* **Supplied information**:
=======

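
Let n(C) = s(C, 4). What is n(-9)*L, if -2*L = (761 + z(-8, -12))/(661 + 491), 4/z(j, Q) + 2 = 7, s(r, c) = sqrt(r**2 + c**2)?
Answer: -3809*sqrt(97)/11520 ≈ -3.2565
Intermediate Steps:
s(r, c) = sqrt(c**2 + r**2)
z(j, Q) = 4/5 (z(j, Q) = 4/(-2 + 7) = 4/5)
n(C) = sqrt(16 + C**2) (n(C) = sqrt(4**2 + C**2) = sqrt(16 + C**2))
L = -3809/11520 (L = -(761 + 4/5)/(2*(661 + 491)) = -3809/(10*1152) = -1/2*3809/5760 = -3809/11520 ≈ -0.33064)
n(-9)*L = sqrt(16 + (-9)**2)*(-3809/11520) = sqrt(16 + 81)*(-3809/11520) = sqrt(97)*(-3809/11520) = -3809*sqrt(97)/11520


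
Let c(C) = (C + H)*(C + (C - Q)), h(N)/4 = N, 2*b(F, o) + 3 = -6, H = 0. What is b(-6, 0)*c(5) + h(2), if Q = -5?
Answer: -659/2 ≈ -329.50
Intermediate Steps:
b(F, o) = -9/2 (b(F, o) = -3/2 + (½)*(-6) = -3/2 - 3 = -9/2)
h(N) = 4*N
c(C) = C*(5 + 2*C) (c(C) = (C + 0)*(C + (C - 1*(-5))) = C*(C + (C + 5)) = C*(C + (5 + C)) = C*(5 + 2*C))
b(-6, 0)*c(5) + h(2) = -45*(5 + 2*5)/2 + 4*2 = -45*(5 + 10)/2 + 8 = -45*15/2 + 8 = -9/2*75 + 8 = -675/2 + 8 = -659/2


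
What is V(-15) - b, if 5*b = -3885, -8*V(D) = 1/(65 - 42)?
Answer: 142967/184 ≈ 776.99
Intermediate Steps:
V(D) = -1/184 (V(D) = -1/(8*(65 - 42)) = -⅛/23 = -⅛*1/23 = -1/184)
b = -777 (b = (⅕)*(-3885) = -777)
V(-15) - b = -1/184 - 1*(-777) = -1/184 + 777 = 142967/184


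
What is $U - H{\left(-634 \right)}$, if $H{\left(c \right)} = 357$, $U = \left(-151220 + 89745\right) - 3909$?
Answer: $-65741$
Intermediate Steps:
$U = -65384$ ($U = -61475 - 3909 = -65384$)
$U - H{\left(-634 \right)} = -65384 - 357 = -65741$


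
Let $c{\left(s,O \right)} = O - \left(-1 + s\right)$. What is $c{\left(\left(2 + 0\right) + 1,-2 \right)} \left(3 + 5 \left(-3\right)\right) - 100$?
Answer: $-52$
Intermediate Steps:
$c{\left(s,O \right)} = 1 + O - s$
$c{\left(\left(2 + 0\right) + 1,-2 \right)} \left(3 + 5 \left(-3\right)\right) - 100 = \left(1 - 2 - \left(\left(2 + 0\right) + 1\right)\right) \left(3 + 5 \left(-3\right)\right) - 100 = \left(1 - 2 - \left(2 + 1\right)\right) \left(3 - 15\right) - 100 = \left(1 - 2 - 3\right) \left(-12\right) - 100 = \left(-4\right) \left(-12\right) - 100 = 48 - 100 = -52$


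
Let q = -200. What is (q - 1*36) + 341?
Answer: 105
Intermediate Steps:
(q - 1*36) + 341 = (-200 - 1*36) + 341 = (-200 - 36) + 341 = -236 + 341 = 105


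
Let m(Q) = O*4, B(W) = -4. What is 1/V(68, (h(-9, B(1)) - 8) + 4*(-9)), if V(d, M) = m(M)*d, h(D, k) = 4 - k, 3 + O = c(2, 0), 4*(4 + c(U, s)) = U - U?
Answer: -1/1904 ≈ -0.00052521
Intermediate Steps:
c(U, s) = -4 (c(U, s) = -4 + (U - U)/4 = -4 + (¼)*0 = -4 + 0 = -4)
O = -7 (O = -3 - 4 = -7)
m(Q) = -28 (m(Q) = -7*4 = -28)
V(d, M) = -28*d
1/V(68, (h(-9, B(1)) - 8) + 4*(-9)) = 1/(-28*68) = 1/(-1904) = -1/1904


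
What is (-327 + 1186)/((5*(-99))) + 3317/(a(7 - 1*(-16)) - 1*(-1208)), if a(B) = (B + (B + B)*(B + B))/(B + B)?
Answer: 1128599/1241955 ≈ 0.90873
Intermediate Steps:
a(B) = (B + 4*B**2)/(2*B) (a(B) = (B + (2*B)*(2*B))/((2*B)) = (B + 4*B**2)*(1/(2*B)) = (B + 4*B**2)/(2*B))
(-327 + 1186)/((5*(-99))) + 3317/(a(7 - 1*(-16)) - 1*(-1208)) = (-327 + 1186)/((5*(-99))) + 3317/((1/2 + 2*(7 - 1*(-16))) - 1*(-1208)) = 859/(-495) + 3317/((1/2 + 2*(7 + 16)) + 1208) = 859*(-1/495) + 3317/((1/2 + 2*23) + 1208) = -859/495 + 3317/((1/2 + 46) + 1208) = -859/495 + 3317/(93/2 + 1208) = -859/495 + 3317/(2509/2) = -859/495 + 3317*(2/2509) = -859/495 + 6634/2509 = 1128599/1241955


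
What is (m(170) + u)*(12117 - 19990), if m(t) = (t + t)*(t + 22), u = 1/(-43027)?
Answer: -22113702547007/43027 ≈ -5.1395e+8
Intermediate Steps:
u = -1/43027 ≈ -2.3241e-5
m(t) = 2*t*(22 + t) (m(t) = (2*t)*(22 + t) = 2*t*(22 + t))
(m(170) + u)*(12117 - 19990) = (2*170*(22 + 170) - 1/43027)*(12117 - 19990) = (2*170*192 - 1/43027)*(-7873) = (65280 - 1/43027)*(-7873) = (2808802559/43027)*(-7873) = -22113702547007/43027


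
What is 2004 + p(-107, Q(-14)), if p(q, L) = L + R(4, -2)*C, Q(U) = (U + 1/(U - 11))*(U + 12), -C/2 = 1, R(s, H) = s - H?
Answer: 50502/25 ≈ 2020.1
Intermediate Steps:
C = -2 (C = -2*1 = -2)
Q(U) = (12 + U)*(U + 1/(-11 + U)) (Q(U) = (U + 1/(-11 + U))*(12 + U) = (12 + U)*(U + 1/(-11 + U)))
p(q, L) = -12 + L (p(q, L) = L + (4 - 1*(-2))*(-2) = L + (4 + 2)*(-2) = L + 6*(-2) = L - 12 = -12 + L)
2004 + p(-107, Q(-14)) = 2004 + (-12 + (12 + (-14)**2 + (-14)**3 - 131*(-14))/(-11 - 14)) = 2004 + (-12 + (12 + 196 - 2744 + 1834)/(-25)) = 2004 + (-12 - 1/25*(-702)) = 2004 + (-12 + 702/25) = 2004 + 402/25 = 50502/25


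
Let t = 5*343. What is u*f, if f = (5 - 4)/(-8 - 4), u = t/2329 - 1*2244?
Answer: 5224561/27948 ≈ 186.94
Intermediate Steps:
t = 1715
u = -5224561/2329 (u = 1715/2329 - 1*2244 = 1715*(1/2329) - 2244 = 1715/2329 - 2244 = -5224561/2329 ≈ -2243.3)
f = -1/12 (f = 1/(-12) = 1*(-1/12) = -1/12 ≈ -0.083333)
u*f = -5224561/2329*(-1/12) = 5224561/27948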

=======

Repeat all of the data shown above, exactly as it appears.

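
Let n(C) = s(C, 4). What is n(-9)*L, if -2*L = (761 + z(-8, -12))/(661 + 491), 4/z(j, Q) + 2 = 7, s(r, c) = sqrt(r**2 + c**2)?
Answer: -3809*sqrt(97)/11520 ≈ -3.2565
Intermediate Steps:
s(r, c) = sqrt(c**2 + r**2)
z(j, Q) = 4/5 (z(j, Q) = 4/(-2 + 7) = 4/5)
n(C) = sqrt(16 + C**2) (n(C) = sqrt(4**2 + C**2) = sqrt(16 + C**2))
L = -3809/11520 (L = -(761 + 4/5)/(2*(661 + 491)) = -3809/(10*1152) = -1/2*3809/5760 = -3809/11520 ≈ -0.33064)
n(-9)*L = sqrt(16 + (-9)**2)*(-3809/11520) = sqrt(16 + 81)*(-3809/11520) = sqrt(97)*(-3809/11520) = -3809*sqrt(97)/11520


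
Let c(C) = (C + H)*(C + (C - Q)), h(N)/4 = N, 2*b(F, o) + 3 = -6, H = 0. What is b(-6, 0)*c(5) + h(2), if Q = -5?
Answer: -659/2 ≈ -329.50
Intermediate Steps:
b(F, o) = -9/2 (b(F, o) = -3/2 + (½)*(-6) = -3/2 - 3 = -9/2)
h(N) = 4*N
c(C) = C*(5 + 2*C) (c(C) = (C + 0)*(C + (C - 1*(-5))) = C*(C + (C + 5)) = C*(C + (5 + C)) = C*(5 + 2*C))
b(-6, 0)*c(5) + h(2) = -45*(5 + 2*5)/2 + 4*2 = -45*(5 + 10)/2 + 8 = -45*15/2 + 8 = -9/2*75 + 8 = -675/2 + 8 = -659/2


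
What is V(-15) - b, if 5*b = -3885, -8*V(D) = 1/(65 - 42)?
Answer: 142967/184 ≈ 776.99
Intermediate Steps:
V(D) = -1/184 (V(D) = -1/(8*(65 - 42)) = -⅛/23 = -⅛*1/23 = -1/184)
b = -777 (b = (⅕)*(-3885) = -777)
V(-15) - b = -1/184 - 1*(-777) = -1/184 + 777 = 142967/184


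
What is $U - H{\left(-634 \right)}$, if $H{\left(c \right)} = 357$, $U = \left(-151220 + 89745\right) - 3909$?
Answer: $-65741$
Intermediate Steps:
$U = -65384$ ($U = -61475 - 3909 = -65384$)
$U - H{\left(-634 \right)} = -65384 - 357 = -65741$


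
Let $c{\left(s,O \right)} = O - \left(-1 + s\right)$. What is $c{\left(\left(2 + 0\right) + 1,-2 \right)} \left(3 + 5 \left(-3\right)\right) - 100$?
Answer: $-52$
Intermediate Steps:
$c{\left(s,O \right)} = 1 + O - s$
$c{\left(\left(2 + 0\right) + 1,-2 \right)} \left(3 + 5 \left(-3\right)\right) - 100 = \left(1 - 2 - \left(\left(2 + 0\right) + 1\right)\right) \left(3 + 5 \left(-3\right)\right) - 100 = \left(1 - 2 - \left(2 + 1\right)\right) \left(3 - 15\right) - 100 = \left(1 - 2 - 3\right) \left(-12\right) - 100 = \left(-4\right) \left(-12\right) - 100 = 48 - 100 = -52$


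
Let q = -200. What is (q - 1*36) + 341?
Answer: 105
Intermediate Steps:
(q - 1*36) + 341 = (-200 - 1*36) + 341 = (-200 - 36) + 341 = -236 + 341 = 105


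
Let m(Q) = O*4, B(W) = -4. What is 1/V(68, (h(-9, B(1)) - 8) + 4*(-9)), if V(d, M) = m(M)*d, h(D, k) = 4 - k, 3 + O = c(2, 0), 4*(4 + c(U, s)) = U - U?
Answer: -1/1904 ≈ -0.00052521
Intermediate Steps:
c(U, s) = -4 (c(U, s) = -4 + (U - U)/4 = -4 + (¼)*0 = -4 + 0 = -4)
O = -7 (O = -3 - 4 = -7)
m(Q) = -28 (m(Q) = -7*4 = -28)
V(d, M) = -28*d
1/V(68, (h(-9, B(1)) - 8) + 4*(-9)) = 1/(-28*68) = 1/(-1904) = -1/1904


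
What is (-327 + 1186)/((5*(-99))) + 3317/(a(7 - 1*(-16)) - 1*(-1208)), if a(B) = (B + (B + B)*(B + B))/(B + B)?
Answer: 1128599/1241955 ≈ 0.90873
Intermediate Steps:
a(B) = (B + 4*B**2)/(2*B) (a(B) = (B + (2*B)*(2*B))/((2*B)) = (B + 4*B**2)*(1/(2*B)) = (B + 4*B**2)/(2*B))
(-327 + 1186)/((5*(-99))) + 3317/(a(7 - 1*(-16)) - 1*(-1208)) = (-327 + 1186)/((5*(-99))) + 3317/((1/2 + 2*(7 - 1*(-16))) - 1*(-1208)) = 859/(-495) + 3317/((1/2 + 2*(7 + 16)) + 1208) = 859*(-1/495) + 3317/((1/2 + 2*23) + 1208) = -859/495 + 3317/((1/2 + 46) + 1208) = -859/495 + 3317/(93/2 + 1208) = -859/495 + 3317/(2509/2) = -859/495 + 3317*(2/2509) = -859/495 + 6634/2509 = 1128599/1241955


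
What is (m(170) + u)*(12117 - 19990), if m(t) = (t + t)*(t + 22), u = 1/(-43027)?
Answer: -22113702547007/43027 ≈ -5.1395e+8
Intermediate Steps:
u = -1/43027 ≈ -2.3241e-5
m(t) = 2*t*(22 + t) (m(t) = (2*t)*(22 + t) = 2*t*(22 + t))
(m(170) + u)*(12117 - 19990) = (2*170*(22 + 170) - 1/43027)*(12117 - 19990) = (2*170*192 - 1/43027)*(-7873) = (65280 - 1/43027)*(-7873) = (2808802559/43027)*(-7873) = -22113702547007/43027


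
What is 2004 + p(-107, Q(-14)), if p(q, L) = L + R(4, -2)*C, Q(U) = (U + 1/(U - 11))*(U + 12), -C/2 = 1, R(s, H) = s - H?
Answer: 50502/25 ≈ 2020.1
Intermediate Steps:
C = -2 (C = -2*1 = -2)
Q(U) = (12 + U)*(U + 1/(-11 + U)) (Q(U) = (U + 1/(-11 + U))*(12 + U) = (12 + U)*(U + 1/(-11 + U)))
p(q, L) = -12 + L (p(q, L) = L + (4 - 1*(-2))*(-2) = L + (4 + 2)*(-2) = L + 6*(-2) = L - 12 = -12 + L)
2004 + p(-107, Q(-14)) = 2004 + (-12 + (12 + (-14)**2 + (-14)**3 - 131*(-14))/(-11 - 14)) = 2004 + (-12 + (12 + 196 - 2744 + 1834)/(-25)) = 2004 + (-12 - 1/25*(-702)) = 2004 + (-12 + 702/25) = 2004 + 402/25 = 50502/25


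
Let t = 5*343. What is u*f, if f = (5 - 4)/(-8 - 4), u = t/2329 - 1*2244?
Answer: 5224561/27948 ≈ 186.94
Intermediate Steps:
t = 1715
u = -5224561/2329 (u = 1715/2329 - 1*2244 = 1715*(1/2329) - 2244 = 1715/2329 - 2244 = -5224561/2329 ≈ -2243.3)
f = -1/12 (f = 1/(-12) = 1*(-1/12) = -1/12 ≈ -0.083333)
u*f = -5224561/2329*(-1/12) = 5224561/27948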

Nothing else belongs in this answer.